═══ SUPPLIED RECORDS ═══

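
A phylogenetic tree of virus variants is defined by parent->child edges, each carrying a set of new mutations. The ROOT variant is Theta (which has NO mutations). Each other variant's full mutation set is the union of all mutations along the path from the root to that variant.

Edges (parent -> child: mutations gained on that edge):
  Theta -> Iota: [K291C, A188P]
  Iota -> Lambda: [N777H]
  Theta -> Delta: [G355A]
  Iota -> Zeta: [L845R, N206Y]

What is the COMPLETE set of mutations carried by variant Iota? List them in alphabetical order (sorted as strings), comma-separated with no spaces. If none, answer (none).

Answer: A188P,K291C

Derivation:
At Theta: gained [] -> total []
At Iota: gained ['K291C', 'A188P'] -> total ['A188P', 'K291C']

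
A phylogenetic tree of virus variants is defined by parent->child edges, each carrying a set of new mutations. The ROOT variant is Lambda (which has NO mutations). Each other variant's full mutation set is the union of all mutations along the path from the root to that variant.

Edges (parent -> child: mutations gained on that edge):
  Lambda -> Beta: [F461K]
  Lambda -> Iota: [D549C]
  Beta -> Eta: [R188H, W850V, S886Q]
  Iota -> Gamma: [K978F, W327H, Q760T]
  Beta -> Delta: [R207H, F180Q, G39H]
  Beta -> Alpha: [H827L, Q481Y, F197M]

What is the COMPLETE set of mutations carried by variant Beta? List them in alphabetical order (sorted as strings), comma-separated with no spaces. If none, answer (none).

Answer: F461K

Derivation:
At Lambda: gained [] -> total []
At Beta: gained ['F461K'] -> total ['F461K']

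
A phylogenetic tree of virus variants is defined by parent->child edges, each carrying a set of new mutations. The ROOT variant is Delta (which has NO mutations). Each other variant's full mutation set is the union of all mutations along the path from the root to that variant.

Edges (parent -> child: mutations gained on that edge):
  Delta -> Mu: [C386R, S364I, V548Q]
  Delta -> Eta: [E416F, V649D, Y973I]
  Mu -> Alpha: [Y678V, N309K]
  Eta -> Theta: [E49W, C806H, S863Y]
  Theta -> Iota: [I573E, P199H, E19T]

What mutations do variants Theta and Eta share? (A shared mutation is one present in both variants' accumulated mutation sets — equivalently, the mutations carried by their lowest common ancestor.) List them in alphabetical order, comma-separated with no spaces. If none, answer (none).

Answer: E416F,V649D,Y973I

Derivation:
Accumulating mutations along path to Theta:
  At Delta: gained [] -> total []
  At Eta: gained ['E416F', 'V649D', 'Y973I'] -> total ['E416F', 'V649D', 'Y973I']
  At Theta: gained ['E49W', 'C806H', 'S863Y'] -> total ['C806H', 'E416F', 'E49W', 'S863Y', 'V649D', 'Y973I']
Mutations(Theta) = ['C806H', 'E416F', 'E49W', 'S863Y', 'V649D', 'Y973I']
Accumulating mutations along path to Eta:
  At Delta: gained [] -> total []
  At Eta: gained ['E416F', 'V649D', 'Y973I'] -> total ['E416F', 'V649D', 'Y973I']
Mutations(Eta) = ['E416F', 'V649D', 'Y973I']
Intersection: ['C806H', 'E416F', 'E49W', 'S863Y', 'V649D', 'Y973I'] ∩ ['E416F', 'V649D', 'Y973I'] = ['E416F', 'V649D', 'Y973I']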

═══

HOW TO COMPLETE THIS TASK -> Please type the entries above out again exactly.

ANSWER TO THE PROBLEM ->
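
A phylogenetic tree of virus variants is defined by parent->child edges, each carrying a set of new mutations. The ROOT variant is Theta (which has NO mutations). Each other variant's full mutation set is the union of all mutations along the path from the root to that variant.

Edges (parent -> child: mutations gained on that edge):
  Theta -> Iota: [K291C, A188P]
  Iota -> Lambda: [N777H]
  Theta -> Delta: [G355A]
  Iota -> Zeta: [L845R, N206Y]

What is the COMPLETE set of mutations carried by variant Iota? List them in alphabetical order (sorted as strings), comma-separated with no spaces. If none, answer (none).

Answer: A188P,K291C

Derivation:
At Theta: gained [] -> total []
At Iota: gained ['K291C', 'A188P'] -> total ['A188P', 'K291C']

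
A phylogenetic tree of virus variants is defined by parent->child edges, each carrying a set of new mutations. The ROOT variant is Lambda (which has NO mutations). Each other variant's full mutation set is the union of all mutations along the path from the root to that variant.

Edges (parent -> child: mutations gained on that edge):
  Lambda -> Beta: [F461K]
  Lambda -> Iota: [D549C]
  Beta -> Eta: [R188H, W850V, S886Q]
  Iota -> Gamma: [K978F, W327H, Q760T]
  Beta -> Delta: [R207H, F180Q, G39H]
  Beta -> Alpha: [H827L, Q481Y, F197M]

What is the COMPLETE set of mutations carried by variant Beta? List them in alphabetical order (sorted as strings), comma-separated with no spaces. If none, answer (none).

Answer: F461K

Derivation:
At Lambda: gained [] -> total []
At Beta: gained ['F461K'] -> total ['F461K']

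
A phylogenetic tree of virus variants is defined by parent->child edges, each carrying a set of new mutations. The ROOT variant is Delta (which has NO mutations). Each other variant's full mutation set is the union of all mutations along the path from the root to that variant.

Edges (parent -> child: mutations gained on that edge):
  Delta -> Mu: [C386R, S364I, V548Q]
  Delta -> Eta: [E416F, V649D, Y973I]
  Mu -> Alpha: [Y678V, N309K]
  Eta -> Theta: [E49W, C806H, S863Y]
  Theta -> Iota: [I573E, P199H, E19T]

What mutations do variants Theta and Eta share? (A shared mutation is one present in both variants' accumulated mutation sets — equivalently, the mutations carried by their lowest common ancestor.) List them in alphabetical order, comma-separated with no spaces. If none, answer (none).

Answer: E416F,V649D,Y973I

Derivation:
Accumulating mutations along path to Theta:
  At Delta: gained [] -> total []
  At Eta: gained ['E416F', 'V649D', 'Y973I'] -> total ['E416F', 'V649D', 'Y973I']
  At Theta: gained ['E49W', 'C806H', 'S863Y'] -> total ['C806H', 'E416F', 'E49W', 'S863Y', 'V649D', 'Y973I']
Mutations(Theta) = ['C806H', 'E416F', 'E49W', 'S863Y', 'V649D', 'Y973I']
Accumulating mutations along path to Eta:
  At Delta: gained [] -> total []
  At Eta: gained ['E416F', 'V649D', 'Y973I'] -> total ['E416F', 'V649D', 'Y973I']
Mutations(Eta) = ['E416F', 'V649D', 'Y973I']
Intersection: ['C806H', 'E416F', 'E49W', 'S863Y', 'V649D', 'Y973I'] ∩ ['E416F', 'V649D', 'Y973I'] = ['E416F', 'V649D', 'Y973I']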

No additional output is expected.